[EXERCISE DATA]

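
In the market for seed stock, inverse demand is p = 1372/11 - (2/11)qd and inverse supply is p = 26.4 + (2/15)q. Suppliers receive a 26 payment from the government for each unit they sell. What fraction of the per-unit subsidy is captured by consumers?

Consumer share = 15/26

Pre-subsidy: 1372/11 - (2/11)q = 26.4 + (2/15)q gives q* = 312 and p* = 68.
With the subsidy, sellers receive ps = pb + 26 for each unit, where pb is the price buyers pay.
On the curves, pb = 1372/11 - (2/11)q and ps = 26.4 + (2/15)q; the wedge ps − pb = 26 gives 26.4 + (2/15)q − (1372/11 - (2/11)q) = 26, so q' = 394.5.
Then pb = 1372/11 − (2/11)·394.5 = 53 and ps = 26.4 + (2/15)·394.5 = 79.
Buyers' price falls by p* − pb = 68 − 53 = 15; sellers' price rises by ps − p* = 79 − 68 = 11.
So consumers capture 15/26 = 15/26 of each unit of subsidy.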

[/EXERCISE DATA]

* _WORK TASK_: The records need to be copied exactly, with no line left out.

* _SOLUTION TO THIS EXERCISE_:
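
In the market for seed stock, inverse demand is p = 1372/11 - (2/11)qd and inverse supply is p = 26.4 + (2/15)q. Suppliers receive a 26 payment from the government for each unit they sell. What fraction of the per-unit subsidy is captured by consumers?

Consumer share = 15/26

Pre-subsidy: 1372/11 - (2/11)q = 26.4 + (2/15)q gives q* = 312 and p* = 68.
With the subsidy, sellers receive ps = pb + 26 for each unit, where pb is the price buyers pay.
On the curves, pb = 1372/11 - (2/11)q and ps = 26.4 + (2/15)q; the wedge ps − pb = 26 gives 26.4 + (2/15)q − (1372/11 - (2/11)q) = 26, so q' = 394.5.
Then pb = 1372/11 − (2/11)·394.5 = 53 and ps = 26.4 + (2/15)·394.5 = 79.
Buyers' price falls by p* − pb = 68 − 53 = 15; sellers' price rises by ps − p* = 79 − 68 = 11.
So consumers capture 15/26 = 15/26 of each unit of subsidy.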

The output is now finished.